> [MATERIAL PROVIDED]:
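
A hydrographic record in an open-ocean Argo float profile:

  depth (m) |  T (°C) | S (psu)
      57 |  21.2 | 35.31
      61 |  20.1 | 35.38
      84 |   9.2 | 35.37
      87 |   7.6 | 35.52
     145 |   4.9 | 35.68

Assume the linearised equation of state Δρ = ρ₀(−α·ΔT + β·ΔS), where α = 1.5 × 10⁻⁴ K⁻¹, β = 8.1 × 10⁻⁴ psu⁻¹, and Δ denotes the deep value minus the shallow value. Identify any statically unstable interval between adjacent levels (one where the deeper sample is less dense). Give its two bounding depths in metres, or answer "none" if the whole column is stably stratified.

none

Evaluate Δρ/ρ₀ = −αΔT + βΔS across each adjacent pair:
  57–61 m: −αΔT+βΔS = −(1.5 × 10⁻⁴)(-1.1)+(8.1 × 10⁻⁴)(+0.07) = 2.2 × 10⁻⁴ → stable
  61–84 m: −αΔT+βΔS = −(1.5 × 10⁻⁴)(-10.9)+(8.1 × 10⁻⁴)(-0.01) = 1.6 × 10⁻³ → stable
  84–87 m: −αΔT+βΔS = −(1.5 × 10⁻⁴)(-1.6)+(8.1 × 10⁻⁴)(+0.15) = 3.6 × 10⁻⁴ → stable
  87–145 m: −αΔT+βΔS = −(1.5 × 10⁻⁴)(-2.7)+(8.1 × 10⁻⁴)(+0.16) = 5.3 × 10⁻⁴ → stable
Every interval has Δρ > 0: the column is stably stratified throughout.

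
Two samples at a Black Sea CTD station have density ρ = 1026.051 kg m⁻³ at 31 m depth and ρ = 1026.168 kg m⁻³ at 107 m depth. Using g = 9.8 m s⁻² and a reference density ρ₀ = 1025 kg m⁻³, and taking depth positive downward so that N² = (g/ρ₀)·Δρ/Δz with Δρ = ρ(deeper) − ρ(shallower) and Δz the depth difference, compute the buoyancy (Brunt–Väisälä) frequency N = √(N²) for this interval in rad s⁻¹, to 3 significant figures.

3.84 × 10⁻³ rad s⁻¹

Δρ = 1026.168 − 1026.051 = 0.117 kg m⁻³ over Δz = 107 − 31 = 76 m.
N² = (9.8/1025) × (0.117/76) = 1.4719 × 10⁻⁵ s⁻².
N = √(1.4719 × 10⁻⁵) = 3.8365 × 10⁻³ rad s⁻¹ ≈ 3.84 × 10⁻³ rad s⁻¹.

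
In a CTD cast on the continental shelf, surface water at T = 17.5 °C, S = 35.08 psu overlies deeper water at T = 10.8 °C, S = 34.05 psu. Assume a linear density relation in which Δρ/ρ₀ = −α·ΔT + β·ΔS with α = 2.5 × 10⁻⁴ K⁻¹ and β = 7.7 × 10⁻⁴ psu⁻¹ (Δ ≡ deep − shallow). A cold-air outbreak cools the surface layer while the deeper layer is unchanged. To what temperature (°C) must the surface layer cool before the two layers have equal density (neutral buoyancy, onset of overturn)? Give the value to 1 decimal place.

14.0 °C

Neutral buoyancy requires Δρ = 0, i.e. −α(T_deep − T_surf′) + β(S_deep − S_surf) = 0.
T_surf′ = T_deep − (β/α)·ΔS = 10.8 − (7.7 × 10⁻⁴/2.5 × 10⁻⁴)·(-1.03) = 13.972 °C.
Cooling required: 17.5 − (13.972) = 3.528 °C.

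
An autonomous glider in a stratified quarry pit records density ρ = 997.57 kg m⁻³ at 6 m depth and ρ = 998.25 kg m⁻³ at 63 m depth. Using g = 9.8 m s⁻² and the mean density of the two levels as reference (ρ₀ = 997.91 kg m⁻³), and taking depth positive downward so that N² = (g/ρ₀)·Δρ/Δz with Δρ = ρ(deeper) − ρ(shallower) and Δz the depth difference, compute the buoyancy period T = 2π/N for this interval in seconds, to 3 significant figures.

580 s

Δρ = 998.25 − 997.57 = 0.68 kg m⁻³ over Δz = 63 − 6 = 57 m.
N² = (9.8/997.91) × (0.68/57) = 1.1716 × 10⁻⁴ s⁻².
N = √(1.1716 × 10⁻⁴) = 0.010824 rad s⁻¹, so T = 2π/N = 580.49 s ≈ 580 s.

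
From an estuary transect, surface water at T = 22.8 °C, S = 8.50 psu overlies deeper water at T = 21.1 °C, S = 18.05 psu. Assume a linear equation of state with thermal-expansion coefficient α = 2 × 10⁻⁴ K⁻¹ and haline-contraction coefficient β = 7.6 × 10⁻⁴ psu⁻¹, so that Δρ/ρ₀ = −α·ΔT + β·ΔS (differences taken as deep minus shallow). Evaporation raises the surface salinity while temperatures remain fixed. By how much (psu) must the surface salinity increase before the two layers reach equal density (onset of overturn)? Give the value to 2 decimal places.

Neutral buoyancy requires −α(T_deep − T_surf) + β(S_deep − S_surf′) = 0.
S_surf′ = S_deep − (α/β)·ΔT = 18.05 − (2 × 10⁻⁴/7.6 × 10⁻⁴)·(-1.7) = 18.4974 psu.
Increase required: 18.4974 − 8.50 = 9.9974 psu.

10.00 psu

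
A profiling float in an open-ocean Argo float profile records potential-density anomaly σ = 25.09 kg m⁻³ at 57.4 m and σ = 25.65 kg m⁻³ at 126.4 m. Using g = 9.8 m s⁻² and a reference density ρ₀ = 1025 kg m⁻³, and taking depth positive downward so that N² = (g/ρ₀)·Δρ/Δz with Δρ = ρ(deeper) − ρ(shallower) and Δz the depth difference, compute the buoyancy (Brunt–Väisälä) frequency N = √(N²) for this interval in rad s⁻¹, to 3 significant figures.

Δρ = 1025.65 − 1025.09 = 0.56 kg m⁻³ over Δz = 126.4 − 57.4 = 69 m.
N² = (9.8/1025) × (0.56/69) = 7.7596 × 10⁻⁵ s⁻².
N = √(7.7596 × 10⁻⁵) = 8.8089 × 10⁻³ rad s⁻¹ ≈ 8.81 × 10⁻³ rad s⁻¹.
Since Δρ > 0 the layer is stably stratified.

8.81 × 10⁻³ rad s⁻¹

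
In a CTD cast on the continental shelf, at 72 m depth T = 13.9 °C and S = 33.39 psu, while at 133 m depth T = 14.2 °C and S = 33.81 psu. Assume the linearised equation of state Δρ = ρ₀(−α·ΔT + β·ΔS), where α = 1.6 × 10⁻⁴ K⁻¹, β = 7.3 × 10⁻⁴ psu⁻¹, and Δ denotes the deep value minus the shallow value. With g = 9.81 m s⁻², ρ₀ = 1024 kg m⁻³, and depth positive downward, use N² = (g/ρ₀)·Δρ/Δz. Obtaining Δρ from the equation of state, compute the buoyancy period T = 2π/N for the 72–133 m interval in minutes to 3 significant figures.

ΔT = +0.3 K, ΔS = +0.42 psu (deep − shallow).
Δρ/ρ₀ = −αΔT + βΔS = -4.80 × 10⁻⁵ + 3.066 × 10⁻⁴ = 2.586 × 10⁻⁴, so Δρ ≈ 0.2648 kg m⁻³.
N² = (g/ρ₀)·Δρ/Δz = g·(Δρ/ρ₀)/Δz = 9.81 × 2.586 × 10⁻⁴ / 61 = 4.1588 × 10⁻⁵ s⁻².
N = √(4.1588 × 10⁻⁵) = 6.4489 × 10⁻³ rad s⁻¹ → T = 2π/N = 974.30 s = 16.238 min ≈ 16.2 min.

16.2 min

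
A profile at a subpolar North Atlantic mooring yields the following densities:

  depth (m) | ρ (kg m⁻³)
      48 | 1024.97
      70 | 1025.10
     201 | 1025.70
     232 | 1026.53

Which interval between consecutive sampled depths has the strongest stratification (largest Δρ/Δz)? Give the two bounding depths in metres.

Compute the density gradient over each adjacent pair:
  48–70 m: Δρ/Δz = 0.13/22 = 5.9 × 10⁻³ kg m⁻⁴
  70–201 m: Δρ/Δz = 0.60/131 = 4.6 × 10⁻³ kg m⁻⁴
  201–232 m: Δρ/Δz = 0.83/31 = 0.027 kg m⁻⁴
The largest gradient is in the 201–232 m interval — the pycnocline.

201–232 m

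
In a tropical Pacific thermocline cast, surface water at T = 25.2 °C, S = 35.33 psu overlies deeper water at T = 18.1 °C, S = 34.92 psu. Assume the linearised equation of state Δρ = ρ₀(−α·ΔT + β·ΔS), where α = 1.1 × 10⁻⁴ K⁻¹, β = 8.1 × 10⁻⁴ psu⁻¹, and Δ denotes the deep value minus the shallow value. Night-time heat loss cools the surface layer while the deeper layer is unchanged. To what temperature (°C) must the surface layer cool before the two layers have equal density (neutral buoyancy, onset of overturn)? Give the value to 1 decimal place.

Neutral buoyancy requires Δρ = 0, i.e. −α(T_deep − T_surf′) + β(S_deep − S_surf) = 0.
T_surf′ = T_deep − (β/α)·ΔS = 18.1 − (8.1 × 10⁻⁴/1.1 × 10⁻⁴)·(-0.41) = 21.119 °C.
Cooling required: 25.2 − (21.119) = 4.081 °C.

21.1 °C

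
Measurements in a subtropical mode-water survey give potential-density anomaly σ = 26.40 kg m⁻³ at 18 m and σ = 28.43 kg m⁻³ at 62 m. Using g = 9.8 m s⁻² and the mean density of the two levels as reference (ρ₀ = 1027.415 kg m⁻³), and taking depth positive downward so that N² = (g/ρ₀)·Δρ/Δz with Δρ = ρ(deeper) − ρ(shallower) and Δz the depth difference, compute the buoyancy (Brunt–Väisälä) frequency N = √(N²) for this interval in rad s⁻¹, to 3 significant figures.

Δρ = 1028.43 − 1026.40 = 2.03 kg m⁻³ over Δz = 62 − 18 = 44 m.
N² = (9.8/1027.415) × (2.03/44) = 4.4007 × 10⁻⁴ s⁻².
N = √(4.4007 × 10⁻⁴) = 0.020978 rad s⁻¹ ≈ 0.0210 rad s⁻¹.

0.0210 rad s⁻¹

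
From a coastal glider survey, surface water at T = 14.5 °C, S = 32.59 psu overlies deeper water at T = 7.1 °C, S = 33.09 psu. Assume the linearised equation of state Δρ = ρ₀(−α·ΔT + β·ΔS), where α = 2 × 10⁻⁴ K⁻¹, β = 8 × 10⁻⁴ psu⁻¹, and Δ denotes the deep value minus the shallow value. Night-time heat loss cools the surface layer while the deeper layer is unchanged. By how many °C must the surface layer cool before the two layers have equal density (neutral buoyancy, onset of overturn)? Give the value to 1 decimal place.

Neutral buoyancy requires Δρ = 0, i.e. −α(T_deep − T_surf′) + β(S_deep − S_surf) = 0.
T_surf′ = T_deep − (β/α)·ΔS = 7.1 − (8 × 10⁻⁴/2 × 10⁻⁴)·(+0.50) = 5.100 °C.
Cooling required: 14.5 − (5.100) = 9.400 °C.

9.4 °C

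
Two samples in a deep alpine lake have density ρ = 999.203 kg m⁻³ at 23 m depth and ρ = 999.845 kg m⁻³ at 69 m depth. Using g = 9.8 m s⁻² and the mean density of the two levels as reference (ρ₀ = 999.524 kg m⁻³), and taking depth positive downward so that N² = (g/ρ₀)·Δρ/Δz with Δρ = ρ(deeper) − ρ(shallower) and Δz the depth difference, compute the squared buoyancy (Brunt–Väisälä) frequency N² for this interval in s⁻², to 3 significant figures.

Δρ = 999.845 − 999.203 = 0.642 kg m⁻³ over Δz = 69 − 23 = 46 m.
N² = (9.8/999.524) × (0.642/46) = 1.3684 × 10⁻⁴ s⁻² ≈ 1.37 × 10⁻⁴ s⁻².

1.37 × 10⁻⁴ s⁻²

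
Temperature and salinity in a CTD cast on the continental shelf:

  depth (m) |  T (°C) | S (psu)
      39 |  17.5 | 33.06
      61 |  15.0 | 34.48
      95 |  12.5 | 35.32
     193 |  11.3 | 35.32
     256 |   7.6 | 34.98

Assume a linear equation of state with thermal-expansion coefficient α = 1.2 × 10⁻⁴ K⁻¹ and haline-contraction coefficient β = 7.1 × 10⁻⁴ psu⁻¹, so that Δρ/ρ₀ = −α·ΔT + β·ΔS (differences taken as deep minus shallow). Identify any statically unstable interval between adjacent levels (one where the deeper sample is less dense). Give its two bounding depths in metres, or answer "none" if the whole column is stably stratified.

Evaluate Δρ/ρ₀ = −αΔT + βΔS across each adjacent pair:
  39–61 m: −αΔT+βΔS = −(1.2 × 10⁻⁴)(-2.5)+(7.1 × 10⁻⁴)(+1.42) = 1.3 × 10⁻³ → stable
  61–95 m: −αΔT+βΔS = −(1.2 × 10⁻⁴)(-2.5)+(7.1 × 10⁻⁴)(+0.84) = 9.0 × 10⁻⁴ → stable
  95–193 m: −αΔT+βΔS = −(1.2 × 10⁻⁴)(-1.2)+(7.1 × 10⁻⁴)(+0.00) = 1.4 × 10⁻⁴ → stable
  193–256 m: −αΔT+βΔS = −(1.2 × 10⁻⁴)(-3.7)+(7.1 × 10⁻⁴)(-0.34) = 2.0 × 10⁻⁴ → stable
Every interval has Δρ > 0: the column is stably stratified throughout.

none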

> [EXERCISE AIM]:
Once you find the line with "17.5 | 33.06" above, print it and every line after it up to and including the line with "7.6 | 34.98", exactly as written and nothing else.

> [COMPLETED EXERCISE]:
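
      39 |  17.5 | 33.06
      61 |  15.0 | 34.48
      95 |  12.5 | 35.32
     193 |  11.3 | 35.32
     256 |   7.6 | 34.98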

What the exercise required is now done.